- _Problem statement_
Could you return all of the records exactly as they stand?

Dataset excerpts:

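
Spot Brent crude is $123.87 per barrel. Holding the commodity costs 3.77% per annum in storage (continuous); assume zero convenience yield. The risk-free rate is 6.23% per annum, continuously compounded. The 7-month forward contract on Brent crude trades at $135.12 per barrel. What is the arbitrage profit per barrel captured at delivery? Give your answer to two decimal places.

$3.81 per barrel

Fair forward: F* = S·e^(carry·T), with carry = (r + u) = 0.0623 + 0.0377 = 0.1000
F* = 123.87 · e^(0.1000 × 7/12) = 123.87 · e^0.058333 = 123.87 × 1.060068 = $131.3106
Market $135.12 > fair $131.3106: forward overpriced → cash-and-carry (buy spot, short the forward).
At maturity, profit = |F_mkt − F*| = |135.12 − 131.3106| = $3.81 per barrel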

- _Answer below_
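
Spot Brent crude is $123.87 per barrel. Holding the commodity costs 3.77% per annum in storage (continuous); assume zero convenience yield. The risk-free rate is 6.23% per annum, continuously compounded. The 7-month forward contract on Brent crude trades at $135.12 per barrel. What is the arbitrage profit per barrel captured at delivery? Give your answer to two decimal places.

$3.81 per barrel

Fair forward: F* = S·e^(carry·T), with carry = (r + u) = 0.0623 + 0.0377 = 0.1000
F* = 123.87 · e^(0.1000 × 7/12) = 123.87 · e^0.058333 = 123.87 × 1.060068 = $131.3106
Market $135.12 > fair $131.3106: forward overpriced → cash-and-carry (buy spot, short the forward).
At maturity, profit = |F_mkt − F*| = |135.12 − 131.3106| = $3.81 per barrel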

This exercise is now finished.